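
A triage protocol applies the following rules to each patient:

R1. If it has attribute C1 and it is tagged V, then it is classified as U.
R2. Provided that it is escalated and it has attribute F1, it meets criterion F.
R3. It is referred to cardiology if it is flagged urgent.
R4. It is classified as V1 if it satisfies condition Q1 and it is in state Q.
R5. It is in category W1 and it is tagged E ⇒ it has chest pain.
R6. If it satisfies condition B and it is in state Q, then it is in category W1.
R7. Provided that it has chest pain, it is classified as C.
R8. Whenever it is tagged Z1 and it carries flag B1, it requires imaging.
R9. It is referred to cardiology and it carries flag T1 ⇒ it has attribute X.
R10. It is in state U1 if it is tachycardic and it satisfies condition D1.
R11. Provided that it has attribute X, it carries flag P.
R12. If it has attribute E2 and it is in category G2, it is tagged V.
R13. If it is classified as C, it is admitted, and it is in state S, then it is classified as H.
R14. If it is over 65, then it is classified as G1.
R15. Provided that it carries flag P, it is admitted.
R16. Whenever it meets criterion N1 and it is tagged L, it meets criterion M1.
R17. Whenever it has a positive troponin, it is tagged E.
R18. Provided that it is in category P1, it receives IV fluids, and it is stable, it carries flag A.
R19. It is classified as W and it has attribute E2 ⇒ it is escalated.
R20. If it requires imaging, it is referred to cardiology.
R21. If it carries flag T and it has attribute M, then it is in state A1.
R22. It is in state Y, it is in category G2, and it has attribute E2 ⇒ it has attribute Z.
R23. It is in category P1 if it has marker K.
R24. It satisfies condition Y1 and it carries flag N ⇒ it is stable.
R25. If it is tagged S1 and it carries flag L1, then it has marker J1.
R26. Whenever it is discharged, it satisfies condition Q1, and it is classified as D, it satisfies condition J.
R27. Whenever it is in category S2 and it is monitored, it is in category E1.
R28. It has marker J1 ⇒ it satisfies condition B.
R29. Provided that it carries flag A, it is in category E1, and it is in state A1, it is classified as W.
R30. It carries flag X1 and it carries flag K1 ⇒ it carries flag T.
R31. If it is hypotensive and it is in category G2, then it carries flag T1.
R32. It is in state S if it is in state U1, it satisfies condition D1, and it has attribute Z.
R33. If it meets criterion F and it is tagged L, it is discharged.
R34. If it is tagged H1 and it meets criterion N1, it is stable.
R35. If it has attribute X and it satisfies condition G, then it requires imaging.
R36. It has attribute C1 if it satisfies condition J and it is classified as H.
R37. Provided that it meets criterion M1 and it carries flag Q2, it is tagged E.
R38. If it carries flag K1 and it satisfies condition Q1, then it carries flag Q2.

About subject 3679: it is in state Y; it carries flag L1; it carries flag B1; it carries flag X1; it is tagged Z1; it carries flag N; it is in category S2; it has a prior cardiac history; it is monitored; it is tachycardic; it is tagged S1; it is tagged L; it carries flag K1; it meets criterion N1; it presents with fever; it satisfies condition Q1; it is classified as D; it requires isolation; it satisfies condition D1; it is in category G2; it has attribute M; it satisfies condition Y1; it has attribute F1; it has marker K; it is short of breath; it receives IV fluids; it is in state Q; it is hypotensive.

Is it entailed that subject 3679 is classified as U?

No

Forward chaining from the given facts derives: is classified as V1, requires imaging, is in state U1, meets criterion M1, is referred to cardiology, is in category P1, is stable, has marker J1, is in category E1, satisfies condition B, carries flag T, carries flag T1, carries flag Q2, is in category W1, has attribute X, carries flag P, is admitted, carries flag A, is in state A1, is classified as W, is tagged E, has chest pain, is classified as C.
The only rule concluding "it is classified as U" is R1, which needs "it has attribute C1"; that is never established.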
----
Work to be completed: Report how many lines above hold "fluids", number only.

Final answer: 2